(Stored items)
* * *

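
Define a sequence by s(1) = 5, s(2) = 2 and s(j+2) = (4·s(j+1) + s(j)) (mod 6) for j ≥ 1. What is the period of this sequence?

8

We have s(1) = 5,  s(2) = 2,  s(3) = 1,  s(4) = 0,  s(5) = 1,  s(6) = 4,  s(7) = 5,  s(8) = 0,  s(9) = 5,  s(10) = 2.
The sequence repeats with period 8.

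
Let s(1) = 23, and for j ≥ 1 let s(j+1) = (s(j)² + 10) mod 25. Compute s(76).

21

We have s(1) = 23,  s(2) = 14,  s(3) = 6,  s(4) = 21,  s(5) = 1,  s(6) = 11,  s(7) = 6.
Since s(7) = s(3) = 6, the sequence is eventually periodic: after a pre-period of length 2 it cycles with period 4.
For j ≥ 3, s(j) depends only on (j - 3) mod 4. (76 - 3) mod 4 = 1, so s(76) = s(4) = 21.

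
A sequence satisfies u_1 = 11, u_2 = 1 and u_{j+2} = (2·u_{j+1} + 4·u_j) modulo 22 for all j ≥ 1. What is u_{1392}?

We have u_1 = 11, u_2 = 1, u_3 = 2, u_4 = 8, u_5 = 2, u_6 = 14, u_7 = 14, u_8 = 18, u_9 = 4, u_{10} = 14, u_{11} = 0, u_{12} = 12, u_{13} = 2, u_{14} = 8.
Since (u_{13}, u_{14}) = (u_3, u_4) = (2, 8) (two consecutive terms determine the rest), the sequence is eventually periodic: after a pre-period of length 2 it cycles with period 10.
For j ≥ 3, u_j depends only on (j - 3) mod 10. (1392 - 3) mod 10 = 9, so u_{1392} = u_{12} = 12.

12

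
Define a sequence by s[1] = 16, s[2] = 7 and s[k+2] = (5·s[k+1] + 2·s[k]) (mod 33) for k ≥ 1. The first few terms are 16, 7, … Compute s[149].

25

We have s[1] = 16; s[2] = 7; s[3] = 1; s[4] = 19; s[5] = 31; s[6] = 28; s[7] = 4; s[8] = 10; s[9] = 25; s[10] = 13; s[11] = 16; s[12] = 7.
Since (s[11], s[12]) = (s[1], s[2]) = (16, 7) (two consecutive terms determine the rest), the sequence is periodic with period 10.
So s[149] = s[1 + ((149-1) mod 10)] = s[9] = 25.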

* * *

### TASK BRIEF
Having read the entries above, restate them all word for word.

### TASK OUTPUT
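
Define a sequence by s(1) = 5, s(2) = 2 and s(j+2) = (4·s(j+1) + s(j)) (mod 6) for j ≥ 1. What is the period of this sequence?

8

We have s(1) = 5,  s(2) = 2,  s(3) = 1,  s(4) = 0,  s(5) = 1,  s(6) = 4,  s(7) = 5,  s(8) = 0,  s(9) = 5,  s(10) = 2.
The sequence repeats with period 8.

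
Let s(1) = 23, and for j ≥ 1 let s(j+1) = (s(j)² + 10) mod 25. Compute s(76).

21

We have s(1) = 23,  s(2) = 14,  s(3) = 6,  s(4) = 21,  s(5) = 1,  s(6) = 11,  s(7) = 6.
Since s(7) = s(3) = 6, the sequence is eventually periodic: after a pre-period of length 2 it cycles with period 4.
For j ≥ 3, s(j) depends only on (j - 3) mod 4. (76 - 3) mod 4 = 1, so s(76) = s(4) = 21.

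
A sequence satisfies u_1 = 11, u_2 = 1 and u_{j+2} = (2·u_{j+1} + 4·u_j) modulo 22 for all j ≥ 1. What is u_{1392}?

We have u_1 = 11, u_2 = 1, u_3 = 2, u_4 = 8, u_5 = 2, u_6 = 14, u_7 = 14, u_8 = 18, u_9 = 4, u_{10} = 14, u_{11} = 0, u_{12} = 12, u_{13} = 2, u_{14} = 8.
Since (u_{13}, u_{14}) = (u_3, u_4) = (2, 8) (two consecutive terms determine the rest), the sequence is eventually periodic: after a pre-period of length 2 it cycles with period 10.
For j ≥ 3, u_j depends only on (j - 3) mod 10. (1392 - 3) mod 10 = 9, so u_{1392} = u_{12} = 12.

12

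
Define a sequence by s[1] = 16, s[2] = 7 and s[k+2] = (5·s[k+1] + 2·s[k]) (mod 33) for k ≥ 1. The first few terms are 16, 7, … Compute s[149].

25

We have s[1] = 16; s[2] = 7; s[3] = 1; s[4] = 19; s[5] = 31; s[6] = 28; s[7] = 4; s[8] = 10; s[9] = 25; s[10] = 13; s[11] = 16; s[12] = 7.
Since (s[11], s[12]) = (s[1], s[2]) = (16, 7) (two consecutive terms determine the rest), the sequence is periodic with period 10.
So s[149] = s[1 + ((149-1) mod 10)] = s[9] = 25.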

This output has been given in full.